WHAT IS REQUIRED
Reproduce the data word for word, keeping every line complete.

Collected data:
--------------------------------

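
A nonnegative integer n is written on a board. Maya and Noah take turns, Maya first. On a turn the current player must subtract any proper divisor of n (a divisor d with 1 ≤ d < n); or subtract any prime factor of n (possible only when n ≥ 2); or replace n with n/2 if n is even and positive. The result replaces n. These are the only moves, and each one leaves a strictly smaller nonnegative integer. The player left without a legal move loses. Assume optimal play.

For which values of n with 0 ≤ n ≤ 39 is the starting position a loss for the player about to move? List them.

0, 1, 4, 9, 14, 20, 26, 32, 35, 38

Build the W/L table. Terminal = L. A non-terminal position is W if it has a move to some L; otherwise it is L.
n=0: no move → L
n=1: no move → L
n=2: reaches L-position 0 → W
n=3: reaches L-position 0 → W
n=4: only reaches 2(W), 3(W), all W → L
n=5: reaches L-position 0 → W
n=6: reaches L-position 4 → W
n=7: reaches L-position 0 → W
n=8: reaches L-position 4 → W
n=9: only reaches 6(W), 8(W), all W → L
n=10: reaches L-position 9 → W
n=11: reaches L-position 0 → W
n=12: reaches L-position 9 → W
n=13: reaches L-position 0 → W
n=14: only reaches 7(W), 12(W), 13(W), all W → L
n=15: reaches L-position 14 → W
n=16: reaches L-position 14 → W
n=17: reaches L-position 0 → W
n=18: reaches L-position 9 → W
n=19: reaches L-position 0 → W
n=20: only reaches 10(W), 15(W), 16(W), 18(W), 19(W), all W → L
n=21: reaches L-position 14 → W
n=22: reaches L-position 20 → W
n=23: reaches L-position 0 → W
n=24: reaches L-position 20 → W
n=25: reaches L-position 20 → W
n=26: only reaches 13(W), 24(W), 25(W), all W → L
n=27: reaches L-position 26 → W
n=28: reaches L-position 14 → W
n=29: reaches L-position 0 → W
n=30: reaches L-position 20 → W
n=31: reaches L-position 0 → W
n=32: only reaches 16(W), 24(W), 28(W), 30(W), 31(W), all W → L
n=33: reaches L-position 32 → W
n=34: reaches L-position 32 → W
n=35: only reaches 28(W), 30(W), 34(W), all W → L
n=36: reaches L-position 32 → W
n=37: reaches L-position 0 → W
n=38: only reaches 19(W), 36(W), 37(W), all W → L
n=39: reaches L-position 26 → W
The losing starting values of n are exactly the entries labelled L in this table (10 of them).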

--------------------------------

TASK OUTPUT
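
A nonnegative integer n is written on a board. Maya and Noah take turns, Maya first. On a turn the current player must subtract any proper divisor of n (a divisor d with 1 ≤ d < n); or subtract any prime factor of n (possible only when n ≥ 2); or replace n with n/2 if n is even and positive. The result replaces n. These are the only moves, and each one leaves a strictly smaller nonnegative integer. The player left without a legal move loses. Assume optimal play.

For which values of n with 0 ≤ n ≤ 39 is the starting position a loss for the player about to move? List them.

0, 1, 4, 9, 14, 20, 26, 32, 35, 38

Build the W/L table. Terminal = L. A non-terminal position is W if it has a move to some L; otherwise it is L.
n=0: no move → L
n=1: no move → L
n=2: reaches L-position 0 → W
n=3: reaches L-position 0 → W
n=4: only reaches 2(W), 3(W), all W → L
n=5: reaches L-position 0 → W
n=6: reaches L-position 4 → W
n=7: reaches L-position 0 → W
n=8: reaches L-position 4 → W
n=9: only reaches 6(W), 8(W), all W → L
n=10: reaches L-position 9 → W
n=11: reaches L-position 0 → W
n=12: reaches L-position 9 → W
n=13: reaches L-position 0 → W
n=14: only reaches 7(W), 12(W), 13(W), all W → L
n=15: reaches L-position 14 → W
n=16: reaches L-position 14 → W
n=17: reaches L-position 0 → W
n=18: reaches L-position 9 → W
n=19: reaches L-position 0 → W
n=20: only reaches 10(W), 15(W), 16(W), 18(W), 19(W), all W → L
n=21: reaches L-position 14 → W
n=22: reaches L-position 20 → W
n=23: reaches L-position 0 → W
n=24: reaches L-position 20 → W
n=25: reaches L-position 20 → W
n=26: only reaches 13(W), 24(W), 25(W), all W → L
n=27: reaches L-position 26 → W
n=28: reaches L-position 14 → W
n=29: reaches L-position 0 → W
n=30: reaches L-position 20 → W
n=31: reaches L-position 0 → W
n=32: only reaches 16(W), 24(W), 28(W), 30(W), 31(W), all W → L
n=33: reaches L-position 32 → W
n=34: reaches L-position 32 → W
n=35: only reaches 28(W), 30(W), 34(W), all W → L
n=36: reaches L-position 32 → W
n=37: reaches L-position 0 → W
n=38: only reaches 19(W), 36(W), 37(W), all W → L
n=39: reaches L-position 26 → W
The losing starting values of n are exactly the entries labelled L in this table (10 of them).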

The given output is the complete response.